WHAT IS EXPECTED
Would you give the entries below again in full, exactly as they stand?

Dataset entries:
-------------------------

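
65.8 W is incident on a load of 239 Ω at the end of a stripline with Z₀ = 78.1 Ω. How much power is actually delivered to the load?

Γ = (239 − 78.1)/(239 + 78.1) = 0.507
|Γ|² = 0.257
P_refl = |Γ|²·P_inc = 16.9 W, P_del = (1 − |Γ|²)·P_inc = 48.9 W

P_delivered ≈ 48.9 W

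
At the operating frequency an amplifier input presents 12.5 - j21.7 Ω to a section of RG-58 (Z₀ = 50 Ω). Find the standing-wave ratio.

VSWR ≈ 4.79

Γ = (Z_L − Z_0)/(Z_L + Z_0) = (-37.5 − j21.7)/(62.5 − j21.7)
|Γ| = 43.3/66.2 = 0.655
VSWR = (1 + |Γ|)/(1 − |Γ|) = 1.65/0.345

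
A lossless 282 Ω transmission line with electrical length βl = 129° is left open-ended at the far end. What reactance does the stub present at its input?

X_in ≈ 228 Ω (inductive)

tan(βl) = -1.23
For an open-ended stub, Z_in = −jZ_0·cot(βl) = −jZ_0/tan(βl)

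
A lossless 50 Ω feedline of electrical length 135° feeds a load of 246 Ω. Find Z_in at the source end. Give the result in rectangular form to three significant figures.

tan(βl) = tan(135°) = -1
Z_in = Z_0·(Z_L + jZ_0·tanβl)/(Z_0 + jZ_L·tanβl)
     = 50·(246 − j50)/(50 − j246)

Z_in ≈ 19.5 + j46 Ω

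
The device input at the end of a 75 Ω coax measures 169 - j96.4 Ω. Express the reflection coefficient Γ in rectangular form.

Γ = (Z_L − Z_0)/(Z_L + Z_0) = (94 − j96.4)/(244 − j96.4)

Γ ≈ 0.468 − j0.21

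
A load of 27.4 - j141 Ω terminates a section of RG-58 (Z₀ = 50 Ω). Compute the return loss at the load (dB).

Γ = (-22.6 − j141)/(77.4 − j141), |Γ| = 0.888
RL = −20·log₁₀|Γ| = −20·log₁₀(0.888)

RL ≈ 1.03 dB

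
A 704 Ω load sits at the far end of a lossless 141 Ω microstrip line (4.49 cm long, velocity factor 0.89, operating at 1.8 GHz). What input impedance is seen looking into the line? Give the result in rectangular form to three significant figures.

Z_in ≈ 31.4 + j46.3 Ω

λ = v/f = 0.89·c / 1.8 GHz = 0.148 m
βl = 2π·l/λ = 2π × 0.303 = 109°
tan(βl) = tan(109°) = -2.91
Z_in = Z_0·(Z_L + jZ_0·tanβl)/(Z_0 + jZ_L·tanβl)
     = 141·(704 − j410)/(141 − j2050)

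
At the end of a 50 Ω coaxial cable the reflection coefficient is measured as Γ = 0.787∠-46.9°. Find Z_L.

Z_L ≈ 35 − j106 Ω

Z_L = Z_0·(1 + Γ)/(1 − Γ) = 50·(1.54 − j0.575)/(0.462 + j0.575)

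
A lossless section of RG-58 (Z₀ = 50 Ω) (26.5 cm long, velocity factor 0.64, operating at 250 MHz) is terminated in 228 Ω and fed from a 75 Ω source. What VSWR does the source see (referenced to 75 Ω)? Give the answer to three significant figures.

λ = v/f = 0.64·c / 250 MHz = 0.768 m
βl = 2π·l/λ = 2π × 0.345 = 124°
tan(βl) = -1.47
Z_in = Z_0·(Z_L + jZ_0·tanβl)/(Z_0 + jZ_L·tanβl) = 15.7 + j31.7 Ω
Γ_s = (Z_in − Z_s)/(Z_in + Z_s) = (-59.3 + j31.7)/(90.7 + j31.7), |Γ_s| = 0.7
VSWR = (1 + |Γ_s|)/(1 − |Γ_s|)

VSWR ≈ 5.67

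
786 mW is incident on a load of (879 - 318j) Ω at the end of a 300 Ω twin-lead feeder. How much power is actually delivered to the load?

|Γ| = |(579 − j318)/(1179 − j318)| = 0.541
|Γ|² = 0.293
P_refl = |Γ|²·P_inc = 230 mW, P_del = (1 − |Γ|²)·P_inc = 556 mW

P_delivered ≈ 556 mW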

-------------------------

COMPLETED TASK
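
65.8 W is incident on a load of 239 Ω at the end of a stripline with Z₀ = 78.1 Ω. How much power is actually delivered to the load?

Γ = (239 − 78.1)/(239 + 78.1) = 0.507
|Γ|² = 0.257
P_refl = |Γ|²·P_inc = 16.9 W, P_del = (1 − |Γ|²)·P_inc = 48.9 W

P_delivered ≈ 48.9 W

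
At the operating frequency an amplifier input presents 12.5 - j21.7 Ω to a section of RG-58 (Z₀ = 50 Ω). Find the standing-wave ratio.

VSWR ≈ 4.79

Γ = (Z_L − Z_0)/(Z_L + Z_0) = (-37.5 − j21.7)/(62.5 − j21.7)
|Γ| = 43.3/66.2 = 0.655
VSWR = (1 + |Γ|)/(1 − |Γ|) = 1.65/0.345

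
A lossless 282 Ω transmission line with electrical length βl = 129° is left open-ended at the far end. What reactance does the stub present at its input?

X_in ≈ 228 Ω (inductive)

tan(βl) = -1.23
For an open-ended stub, Z_in = −jZ_0·cot(βl) = −jZ_0/tan(βl)

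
A lossless 50 Ω feedline of electrical length 135° feeds a load of 246 Ω. Find Z_in at the source end. Give the result in rectangular form to three significant figures.

tan(βl) = tan(135°) = -1
Z_in = Z_0·(Z_L + jZ_0·tanβl)/(Z_0 + jZ_L·tanβl)
     = 50·(246 − j50)/(50 − j246)

Z_in ≈ 19.5 + j46 Ω

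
The device input at the end of a 75 Ω coax measures 169 - j96.4 Ω. Express the reflection coefficient Γ in rectangular form.

Γ = (Z_L − Z_0)/(Z_L + Z_0) = (94 − j96.4)/(244 − j96.4)

Γ ≈ 0.468 − j0.21

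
A load of 27.4 - j141 Ω terminates a section of RG-58 (Z₀ = 50 Ω). Compute the return loss at the load (dB).

Γ = (-22.6 − j141)/(77.4 − j141), |Γ| = 0.888
RL = −20·log₁₀|Γ| = −20·log₁₀(0.888)

RL ≈ 1.03 dB

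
A 704 Ω load sits at the far end of a lossless 141 Ω microstrip line (4.49 cm long, velocity factor 0.89, operating at 1.8 GHz). What input impedance is seen looking into the line? Give the result in rectangular form to three significant figures.

Z_in ≈ 31.4 + j46.3 Ω

λ = v/f = 0.89·c / 1.8 GHz = 0.148 m
βl = 2π·l/λ = 2π × 0.303 = 109°
tan(βl) = tan(109°) = -2.91
Z_in = Z_0·(Z_L + jZ_0·tanβl)/(Z_0 + jZ_L·tanβl)
     = 141·(704 − j410)/(141 − j2050)

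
At the end of a 50 Ω coaxial cable the reflection coefficient is measured as Γ = 0.787∠-46.9°. Find Z_L.

Z_L ≈ 35 − j106 Ω

Z_L = Z_0·(1 + Γ)/(1 − Γ) = 50·(1.54 − j0.575)/(0.462 + j0.575)

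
A lossless section of RG-58 (Z₀ = 50 Ω) (26.5 cm long, velocity factor 0.64, operating at 250 MHz) is terminated in 228 Ω and fed from a 75 Ω source. What VSWR does the source see (referenced to 75 Ω)? Give the answer to three significant figures.

λ = v/f = 0.64·c / 250 MHz = 0.768 m
βl = 2π·l/λ = 2π × 0.345 = 124°
tan(βl) = -1.47
Z_in = Z_0·(Z_L + jZ_0·tanβl)/(Z_0 + jZ_L·tanβl) = 15.7 + j31.7 Ω
Γ_s = (Z_in − Z_s)/(Z_in + Z_s) = (-59.3 + j31.7)/(90.7 + j31.7), |Γ_s| = 0.7
VSWR = (1 + |Γ_s|)/(1 − |Γ_s|)

VSWR ≈ 5.67

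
786 mW is incident on a load of (879 - 318j) Ω at the end of a 300 Ω twin-lead feeder. How much power is actually delivered to the load?

|Γ| = |(579 − j318)/(1179 − j318)| = 0.541
|Γ|² = 0.293
P_refl = |Γ|²·P_inc = 230 mW, P_del = (1 − |Γ|²)·P_inc = 556 mW

P_delivered ≈ 556 mW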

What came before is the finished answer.